### TASK DESCRIPTION
Use the entries below and reproduce exactly the lines from the one containing "Consider this geometric algebra problem. Let" down to the one containing "Evaluate the following. For M", both of them included.

### MATERIAL TO PROCESS
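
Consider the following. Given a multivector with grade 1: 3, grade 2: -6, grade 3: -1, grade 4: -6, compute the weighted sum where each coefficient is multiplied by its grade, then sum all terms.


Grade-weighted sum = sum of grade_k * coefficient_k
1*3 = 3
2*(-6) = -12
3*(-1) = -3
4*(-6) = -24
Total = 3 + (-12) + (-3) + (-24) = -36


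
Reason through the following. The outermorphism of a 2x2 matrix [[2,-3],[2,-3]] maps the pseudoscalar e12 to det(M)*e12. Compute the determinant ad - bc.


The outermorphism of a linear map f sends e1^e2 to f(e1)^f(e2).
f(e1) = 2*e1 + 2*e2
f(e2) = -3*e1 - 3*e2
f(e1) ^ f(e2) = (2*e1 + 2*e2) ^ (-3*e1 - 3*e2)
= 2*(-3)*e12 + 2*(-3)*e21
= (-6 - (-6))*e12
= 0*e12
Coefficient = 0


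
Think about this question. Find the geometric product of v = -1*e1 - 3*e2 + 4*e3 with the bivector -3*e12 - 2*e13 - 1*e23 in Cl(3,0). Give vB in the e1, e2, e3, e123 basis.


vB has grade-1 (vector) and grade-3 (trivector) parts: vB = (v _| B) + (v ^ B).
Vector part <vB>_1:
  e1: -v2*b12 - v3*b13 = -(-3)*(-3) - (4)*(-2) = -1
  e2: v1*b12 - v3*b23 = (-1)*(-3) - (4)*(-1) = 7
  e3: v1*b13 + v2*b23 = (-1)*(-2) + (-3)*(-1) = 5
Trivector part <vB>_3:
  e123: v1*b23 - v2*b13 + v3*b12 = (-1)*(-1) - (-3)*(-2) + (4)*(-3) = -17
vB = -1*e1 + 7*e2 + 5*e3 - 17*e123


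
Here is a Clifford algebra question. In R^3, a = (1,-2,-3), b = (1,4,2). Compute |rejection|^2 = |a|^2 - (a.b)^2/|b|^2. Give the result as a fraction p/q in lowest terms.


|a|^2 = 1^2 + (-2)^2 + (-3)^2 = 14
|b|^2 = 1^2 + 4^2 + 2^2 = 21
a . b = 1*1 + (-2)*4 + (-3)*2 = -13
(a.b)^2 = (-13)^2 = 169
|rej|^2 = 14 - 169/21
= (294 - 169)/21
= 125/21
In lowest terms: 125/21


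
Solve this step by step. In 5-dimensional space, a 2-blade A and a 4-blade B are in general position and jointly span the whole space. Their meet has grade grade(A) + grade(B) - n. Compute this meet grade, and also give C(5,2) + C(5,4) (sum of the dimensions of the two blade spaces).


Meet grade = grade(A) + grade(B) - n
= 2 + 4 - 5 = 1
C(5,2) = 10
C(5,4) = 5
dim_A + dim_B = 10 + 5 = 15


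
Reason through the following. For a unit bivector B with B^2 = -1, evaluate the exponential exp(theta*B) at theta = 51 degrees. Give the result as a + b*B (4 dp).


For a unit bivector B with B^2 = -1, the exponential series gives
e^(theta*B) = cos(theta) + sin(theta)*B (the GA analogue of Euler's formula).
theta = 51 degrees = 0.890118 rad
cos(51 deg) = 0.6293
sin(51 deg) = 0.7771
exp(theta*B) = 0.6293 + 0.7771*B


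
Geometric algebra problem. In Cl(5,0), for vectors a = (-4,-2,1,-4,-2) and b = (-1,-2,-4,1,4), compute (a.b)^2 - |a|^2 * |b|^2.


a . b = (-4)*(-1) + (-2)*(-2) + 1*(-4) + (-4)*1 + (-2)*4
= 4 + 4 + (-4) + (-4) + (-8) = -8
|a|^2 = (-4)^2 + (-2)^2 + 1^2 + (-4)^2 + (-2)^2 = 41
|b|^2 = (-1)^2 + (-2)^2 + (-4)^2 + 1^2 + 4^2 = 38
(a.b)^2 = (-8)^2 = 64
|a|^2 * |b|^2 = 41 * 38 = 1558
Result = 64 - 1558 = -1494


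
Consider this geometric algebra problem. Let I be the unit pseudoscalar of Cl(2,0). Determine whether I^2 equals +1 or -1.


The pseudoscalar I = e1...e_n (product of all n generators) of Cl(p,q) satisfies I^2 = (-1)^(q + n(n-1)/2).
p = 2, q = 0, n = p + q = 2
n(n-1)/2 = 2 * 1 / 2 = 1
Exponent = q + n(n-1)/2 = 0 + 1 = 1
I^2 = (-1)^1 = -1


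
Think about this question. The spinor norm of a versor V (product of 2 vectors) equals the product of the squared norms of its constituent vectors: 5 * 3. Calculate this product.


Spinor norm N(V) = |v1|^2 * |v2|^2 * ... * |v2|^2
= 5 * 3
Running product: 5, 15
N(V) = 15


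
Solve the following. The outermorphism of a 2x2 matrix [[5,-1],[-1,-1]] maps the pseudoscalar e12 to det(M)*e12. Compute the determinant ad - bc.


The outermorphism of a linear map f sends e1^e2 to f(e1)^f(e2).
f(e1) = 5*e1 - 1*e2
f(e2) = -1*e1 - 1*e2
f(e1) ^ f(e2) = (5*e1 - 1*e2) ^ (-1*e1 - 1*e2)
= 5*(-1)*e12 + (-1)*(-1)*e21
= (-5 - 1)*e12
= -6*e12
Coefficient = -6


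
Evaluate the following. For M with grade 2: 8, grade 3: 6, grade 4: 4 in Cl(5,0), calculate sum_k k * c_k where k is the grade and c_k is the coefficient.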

---

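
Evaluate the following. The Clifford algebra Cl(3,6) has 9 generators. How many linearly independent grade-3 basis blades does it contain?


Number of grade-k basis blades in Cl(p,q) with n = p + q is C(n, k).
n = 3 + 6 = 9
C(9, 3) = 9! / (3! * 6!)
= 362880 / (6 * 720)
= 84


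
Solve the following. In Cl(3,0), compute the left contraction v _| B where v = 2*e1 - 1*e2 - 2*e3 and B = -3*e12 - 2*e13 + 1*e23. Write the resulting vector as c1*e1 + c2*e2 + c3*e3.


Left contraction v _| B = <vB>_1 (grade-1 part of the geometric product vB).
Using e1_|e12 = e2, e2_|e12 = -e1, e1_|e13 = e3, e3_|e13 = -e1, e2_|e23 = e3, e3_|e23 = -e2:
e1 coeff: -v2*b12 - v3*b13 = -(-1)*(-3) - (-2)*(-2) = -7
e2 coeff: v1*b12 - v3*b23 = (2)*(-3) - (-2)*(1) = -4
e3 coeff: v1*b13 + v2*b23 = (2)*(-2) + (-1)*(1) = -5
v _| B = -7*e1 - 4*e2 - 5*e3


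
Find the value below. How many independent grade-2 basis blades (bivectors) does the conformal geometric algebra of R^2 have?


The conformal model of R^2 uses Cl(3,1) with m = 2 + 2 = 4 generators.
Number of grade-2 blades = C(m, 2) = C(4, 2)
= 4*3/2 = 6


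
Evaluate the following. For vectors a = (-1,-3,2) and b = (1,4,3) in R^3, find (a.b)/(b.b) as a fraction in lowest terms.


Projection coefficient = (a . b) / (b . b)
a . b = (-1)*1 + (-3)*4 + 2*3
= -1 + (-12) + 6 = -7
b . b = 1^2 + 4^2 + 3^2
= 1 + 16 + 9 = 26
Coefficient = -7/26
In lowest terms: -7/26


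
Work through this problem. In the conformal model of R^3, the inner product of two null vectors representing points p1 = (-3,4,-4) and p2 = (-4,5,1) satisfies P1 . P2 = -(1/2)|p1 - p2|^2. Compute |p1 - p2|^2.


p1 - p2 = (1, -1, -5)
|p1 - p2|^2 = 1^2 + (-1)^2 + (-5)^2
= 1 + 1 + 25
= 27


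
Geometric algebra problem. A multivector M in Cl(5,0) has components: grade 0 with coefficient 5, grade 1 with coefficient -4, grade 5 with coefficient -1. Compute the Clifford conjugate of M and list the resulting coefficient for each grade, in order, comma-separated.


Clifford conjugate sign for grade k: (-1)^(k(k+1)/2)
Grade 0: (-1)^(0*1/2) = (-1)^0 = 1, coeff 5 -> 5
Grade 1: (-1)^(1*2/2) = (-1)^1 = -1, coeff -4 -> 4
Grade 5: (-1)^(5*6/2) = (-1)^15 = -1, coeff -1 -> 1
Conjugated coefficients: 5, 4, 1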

...

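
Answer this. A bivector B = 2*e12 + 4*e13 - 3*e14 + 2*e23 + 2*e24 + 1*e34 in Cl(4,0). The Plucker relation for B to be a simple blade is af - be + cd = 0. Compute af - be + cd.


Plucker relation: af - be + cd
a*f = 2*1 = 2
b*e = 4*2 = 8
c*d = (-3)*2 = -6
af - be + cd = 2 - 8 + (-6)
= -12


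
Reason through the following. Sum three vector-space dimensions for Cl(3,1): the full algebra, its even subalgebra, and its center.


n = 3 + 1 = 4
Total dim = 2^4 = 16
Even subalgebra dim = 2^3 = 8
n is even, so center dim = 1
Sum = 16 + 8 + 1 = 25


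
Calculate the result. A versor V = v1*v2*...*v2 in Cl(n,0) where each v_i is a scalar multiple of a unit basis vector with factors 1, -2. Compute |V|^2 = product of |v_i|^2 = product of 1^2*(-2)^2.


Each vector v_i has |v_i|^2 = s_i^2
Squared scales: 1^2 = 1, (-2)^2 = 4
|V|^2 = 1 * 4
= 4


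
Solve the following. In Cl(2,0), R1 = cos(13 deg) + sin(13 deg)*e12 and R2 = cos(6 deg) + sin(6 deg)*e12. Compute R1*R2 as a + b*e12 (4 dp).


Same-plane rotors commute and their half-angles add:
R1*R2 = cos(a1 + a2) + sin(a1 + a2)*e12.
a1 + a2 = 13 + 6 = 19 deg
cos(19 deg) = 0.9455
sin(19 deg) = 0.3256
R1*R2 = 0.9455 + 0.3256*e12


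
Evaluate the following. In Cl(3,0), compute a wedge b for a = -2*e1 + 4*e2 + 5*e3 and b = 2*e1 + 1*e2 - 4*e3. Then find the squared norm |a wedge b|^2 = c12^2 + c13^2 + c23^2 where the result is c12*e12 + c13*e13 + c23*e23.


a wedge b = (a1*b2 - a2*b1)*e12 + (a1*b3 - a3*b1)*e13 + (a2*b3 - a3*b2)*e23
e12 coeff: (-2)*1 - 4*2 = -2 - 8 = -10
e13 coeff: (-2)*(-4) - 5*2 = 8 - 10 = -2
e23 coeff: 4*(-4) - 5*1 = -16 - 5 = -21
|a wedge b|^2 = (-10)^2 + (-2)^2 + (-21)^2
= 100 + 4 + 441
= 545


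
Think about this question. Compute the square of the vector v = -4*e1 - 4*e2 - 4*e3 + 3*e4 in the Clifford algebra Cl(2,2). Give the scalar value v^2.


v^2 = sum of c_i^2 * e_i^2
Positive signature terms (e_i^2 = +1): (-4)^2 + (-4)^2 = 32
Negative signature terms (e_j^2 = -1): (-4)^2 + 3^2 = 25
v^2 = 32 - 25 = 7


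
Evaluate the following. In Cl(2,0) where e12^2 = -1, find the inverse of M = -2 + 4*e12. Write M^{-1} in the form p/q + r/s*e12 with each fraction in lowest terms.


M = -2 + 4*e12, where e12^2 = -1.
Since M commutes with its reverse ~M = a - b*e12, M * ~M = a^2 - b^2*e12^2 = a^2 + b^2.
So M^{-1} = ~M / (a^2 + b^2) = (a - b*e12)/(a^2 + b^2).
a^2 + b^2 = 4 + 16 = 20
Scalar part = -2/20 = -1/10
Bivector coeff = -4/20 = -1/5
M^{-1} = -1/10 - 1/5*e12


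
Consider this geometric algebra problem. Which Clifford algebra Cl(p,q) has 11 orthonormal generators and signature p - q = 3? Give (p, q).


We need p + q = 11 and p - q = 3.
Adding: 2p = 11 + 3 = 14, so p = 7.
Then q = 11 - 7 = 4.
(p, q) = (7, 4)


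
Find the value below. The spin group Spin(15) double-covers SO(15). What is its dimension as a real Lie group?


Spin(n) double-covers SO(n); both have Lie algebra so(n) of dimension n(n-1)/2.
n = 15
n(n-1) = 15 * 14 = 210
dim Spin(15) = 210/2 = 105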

### ANSWER FOR THE TASK
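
Consider this geometric algebra problem. Let I be the unit pseudoscalar of Cl(2,0). Determine whether I^2 equals +1 or -1.


The pseudoscalar I = e1...e_n (product of all n generators) of Cl(p,q) satisfies I^2 = (-1)^(q + n(n-1)/2).
p = 2, q = 0, n = p + q = 2
n(n-1)/2 = 2 * 1 / 2 = 1
Exponent = q + n(n-1)/2 = 0 + 1 = 1
I^2 = (-1)^1 = -1


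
Think about this question. The spinor norm of a versor V (product of 2 vectors) equals the product of the squared norms of its constituent vectors: 5 * 3. Calculate this product.


Spinor norm N(V) = |v1|^2 * |v2|^2 * ... * |v2|^2
= 5 * 3
Running product: 5, 15
N(V) = 15


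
Solve the following. The outermorphism of a 2x2 matrix [[5,-1],[-1,-1]] maps the pseudoscalar e12 to det(M)*e12. Compute the determinant ad - bc.


The outermorphism of a linear map f sends e1^e2 to f(e1)^f(e2).
f(e1) = 5*e1 - 1*e2
f(e2) = -1*e1 - 1*e2
f(e1) ^ f(e2) = (5*e1 - 1*e2) ^ (-1*e1 - 1*e2)
= 5*(-1)*e12 + (-1)*(-1)*e21
= (-5 - 1)*e12
= -6*e12
Coefficient = -6


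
Evaluate the following. For M with grade 2: 8, grade 3: 6, grade 4: 4 in Cl(5,0), calculate sum_k k * c_k where k is the grade and c_k is the coefficient.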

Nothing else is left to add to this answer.